● Activity:
Restate each entry word for word, leaving nothing out.

*** Opening Records for this task ***

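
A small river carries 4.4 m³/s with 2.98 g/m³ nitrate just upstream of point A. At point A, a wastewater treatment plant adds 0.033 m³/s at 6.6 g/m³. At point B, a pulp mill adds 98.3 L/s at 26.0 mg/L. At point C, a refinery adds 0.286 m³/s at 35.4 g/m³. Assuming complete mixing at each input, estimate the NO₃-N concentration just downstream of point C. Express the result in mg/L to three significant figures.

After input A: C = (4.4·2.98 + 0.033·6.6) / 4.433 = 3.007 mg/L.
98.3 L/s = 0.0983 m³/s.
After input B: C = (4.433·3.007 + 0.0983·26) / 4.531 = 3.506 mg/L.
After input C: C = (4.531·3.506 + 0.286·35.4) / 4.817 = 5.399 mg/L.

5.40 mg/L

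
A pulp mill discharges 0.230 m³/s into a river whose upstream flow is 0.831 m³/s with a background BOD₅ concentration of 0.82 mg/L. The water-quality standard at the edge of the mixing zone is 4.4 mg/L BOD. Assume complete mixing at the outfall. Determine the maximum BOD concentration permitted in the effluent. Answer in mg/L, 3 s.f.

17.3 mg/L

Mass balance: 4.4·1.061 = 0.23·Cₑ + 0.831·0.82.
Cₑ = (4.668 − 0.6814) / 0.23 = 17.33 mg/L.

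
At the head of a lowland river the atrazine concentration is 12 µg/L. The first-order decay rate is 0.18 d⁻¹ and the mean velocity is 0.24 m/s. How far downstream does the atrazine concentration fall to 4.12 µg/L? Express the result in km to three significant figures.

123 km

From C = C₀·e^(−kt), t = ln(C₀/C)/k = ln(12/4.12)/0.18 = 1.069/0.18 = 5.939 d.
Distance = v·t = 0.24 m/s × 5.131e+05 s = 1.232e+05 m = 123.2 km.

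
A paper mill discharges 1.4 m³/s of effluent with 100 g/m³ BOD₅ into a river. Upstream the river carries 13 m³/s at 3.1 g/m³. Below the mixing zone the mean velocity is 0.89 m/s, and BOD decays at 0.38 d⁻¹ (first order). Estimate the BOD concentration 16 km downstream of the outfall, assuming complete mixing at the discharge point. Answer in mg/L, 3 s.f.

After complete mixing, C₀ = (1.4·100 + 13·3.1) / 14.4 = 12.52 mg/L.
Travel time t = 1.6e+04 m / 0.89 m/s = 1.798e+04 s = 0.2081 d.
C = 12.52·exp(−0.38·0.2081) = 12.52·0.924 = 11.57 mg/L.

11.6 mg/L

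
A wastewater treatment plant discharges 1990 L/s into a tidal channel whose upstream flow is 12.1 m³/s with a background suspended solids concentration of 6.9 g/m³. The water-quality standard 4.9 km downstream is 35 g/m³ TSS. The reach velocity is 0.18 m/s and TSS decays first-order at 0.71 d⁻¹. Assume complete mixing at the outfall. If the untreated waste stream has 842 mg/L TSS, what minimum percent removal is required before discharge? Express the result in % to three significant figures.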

*** Closing Records for this task ***

● Written solution:
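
A small river carries 4.4 m³/s with 2.98 g/m³ nitrate just upstream of point A. At point A, a wastewater treatment plant adds 0.033 m³/s at 6.6 g/m³. At point B, a pulp mill adds 98.3 L/s at 26.0 mg/L. At point C, a refinery adds 0.286 m³/s at 35.4 g/m³. Assuming complete mixing at each input, estimate the NO₃-N concentration just downstream of point C. Express the result in mg/L to three significant figures.

After input A: C = (4.4·2.98 + 0.033·6.6) / 4.433 = 3.007 mg/L.
98.3 L/s = 0.0983 m³/s.
After input B: C = (4.433·3.007 + 0.0983·26) / 4.531 = 3.506 mg/L.
After input C: C = (4.531·3.506 + 0.286·35.4) / 4.817 = 5.399 mg/L.

5.40 mg/L

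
A pulp mill discharges 0.230 m³/s into a river whose upstream flow is 0.831 m³/s with a background BOD₅ concentration of 0.82 mg/L. The water-quality standard at the edge of the mixing zone is 4.4 mg/L BOD. Assume complete mixing at the outfall. Determine the maximum BOD concentration permitted in the effluent. Answer in mg/L, 3 s.f.

17.3 mg/L

Mass balance: 4.4·1.061 = 0.23·Cₑ + 0.831·0.82.
Cₑ = (4.668 − 0.6814) / 0.23 = 17.33 mg/L.

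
At the head of a lowland river the atrazine concentration is 12 µg/L. The first-order decay rate is 0.18 d⁻¹ and the mean velocity is 0.24 m/s. How far downstream does the atrazine concentration fall to 4.12 µg/L? Express the result in km to three significant figures.

123 km

From C = C₀·e^(−kt), t = ln(C₀/C)/k = ln(12/4.12)/0.18 = 1.069/0.18 = 5.939 d.
Distance = v·t = 0.24 m/s × 5.131e+05 s = 1.232e+05 m = 123.2 km.

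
A paper mill discharges 1.4 m³/s of effluent with 100 g/m³ BOD₅ into a river. Upstream the river carries 13 m³/s at 3.1 g/m³. Below the mixing zone the mean velocity is 0.89 m/s, and BOD decays at 0.38 d⁻¹ (first order). Estimate the BOD concentration 16 km downstream of the outfall, assuming complete mixing at the discharge point. Answer in mg/L, 3 s.f.

After complete mixing, C₀ = (1.4·100 + 13·3.1) / 14.4 = 12.52 mg/L.
Travel time t = 1.6e+04 m / 0.89 m/s = 1.798e+04 s = 0.2081 d.
C = 12.52·exp(−0.38·0.2081) = 12.52·0.924 = 11.57 mg/L.

11.6 mg/L

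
A wastewater treatment plant discharges 1990 L/s into a tidal channel whose upstream flow is 12.1 m³/s with a background suspended solids concentration of 6.9 g/m³. The water-quality standard 4.9 km downstream is 35 g/m³ TSS. The reach velocity is 0.18 m/s and TSS decays first-order at 0.71 d⁻¹. Assume complete mixing at the outfall. If the untreated waste stream has 842 mg/L TSS, what minimum percent removal is required before discharge? Express the result in % to three significant figures.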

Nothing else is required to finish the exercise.